◆ Task goal ◆
Retype all of the entries word for word.

◆ Source records ◆
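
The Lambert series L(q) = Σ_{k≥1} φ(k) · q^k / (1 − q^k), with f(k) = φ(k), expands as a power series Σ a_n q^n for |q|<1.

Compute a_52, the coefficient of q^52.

q^52  k|52↦φ(k): 52:24 26:12 13:12 4:2 2:1 1:1  a_52=52

a_52 = 52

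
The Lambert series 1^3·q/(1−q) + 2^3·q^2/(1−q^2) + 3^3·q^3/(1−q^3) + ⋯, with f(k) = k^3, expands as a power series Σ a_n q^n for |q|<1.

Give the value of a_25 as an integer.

d|25:{1,5,25}  Σf=1+125+15625=15751

a_25 = 15751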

◆ Reply to the exercise ◆
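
The Lambert series L(q) = Σ_{k≥1} φ(k) · q^k / (1 − q^k), with f(k) = φ(k), expands as a power series Σ a_n q^n for |q|<1.

Compute a_52, the coefficient of q^52.

q^52  k|52↦φ(k): 52:24 26:12 13:12 4:2 2:1 1:1  a_52=52

a_52 = 52

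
The Lambert series 1^3·q/(1−q) + 2^3·q^2/(1−q^2) + 3^3·q^3/(1−q^3) + ⋯, with f(k) = k^3, expands as a power series Σ a_n q^n for |q|<1.

Give the value of a_25 as an integer.

d|25:{1,5,25}  Σf=1+125+15625=15751

a_25 = 15751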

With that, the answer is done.